◆ Dataset excerpts:
════════════════════

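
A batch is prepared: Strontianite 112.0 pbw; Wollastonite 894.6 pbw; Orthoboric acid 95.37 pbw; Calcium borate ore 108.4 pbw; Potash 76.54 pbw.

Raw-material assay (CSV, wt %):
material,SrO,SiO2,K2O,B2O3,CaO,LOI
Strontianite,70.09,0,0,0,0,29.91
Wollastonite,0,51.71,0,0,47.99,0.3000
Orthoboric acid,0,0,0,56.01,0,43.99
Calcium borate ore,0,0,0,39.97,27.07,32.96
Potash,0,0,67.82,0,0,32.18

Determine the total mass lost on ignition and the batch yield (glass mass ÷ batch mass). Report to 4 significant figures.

LOI loss = 138.5 pbw; glass = 1148 pbw; yield = 89.24%

In-progress results appear rounded off to 4 significant figures at each printed step — the whole derivation maintains exact precision through the solve — each reported result is rounded exactly once; derived quantities are carried at exact precision (the yield, the totals, glass mass, the five compositions, LOI) starting from the weights on 1148 pbw of glass, as given in either problem or answer.
Loss on ignition, line by line:
  Strontianite: 112.0 × 0.2991 = 33.50 pbw
  Wollastonite: 894.6 × 0.003000 = 2.684 pbw
  Orthoboric acid: 95.37 × 0.4399 = 41.95 pbw
  Calcium borate ore: 108.4 × 0.3296 = 35.73 pbw
  Potash: 76.54 × 0.3218 = 24.63 pbw
Total LOI = 138.5 pbw
Glass = batch − LOI = 1287 − 138.5 = 1148 pbw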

════════════════════

◆ EXERCISE INSTRUCTIONS: Give back, unchanged, the line that holds "Determine the total" along with all lines after it through the last line above.

◆ SOLUTION TO THE PROBLEM:
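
Determine the total mass lost on ignition and the batch yield (glass mass ÷ batch mass). Report to 4 significant figures.

LOI loss = 138.5 pbw; glass = 1148 pbw; yield = 89.24%

In-progress results appear rounded off to 4 significant figures at each printed step — the whole derivation maintains exact precision through the solve — each reported result is rounded exactly once; derived quantities are carried at exact precision (the yield, the totals, glass mass, the five compositions, LOI) starting from the weights on 1148 pbw of glass, as given in either problem or answer.
Loss on ignition, line by line:
  Strontianite: 112.0 × 0.2991 = 33.50 pbw
  Wollastonite: 894.6 × 0.003000 = 2.684 pbw
  Orthoboric acid: 95.37 × 0.4399 = 41.95 pbw
  Calcium borate ore: 108.4 × 0.3296 = 35.73 pbw
  Potash: 76.54 × 0.3218 = 24.63 pbw
Total LOI = 138.5 pbw
Glass = batch − LOI = 1287 − 138.5 = 1148 pbw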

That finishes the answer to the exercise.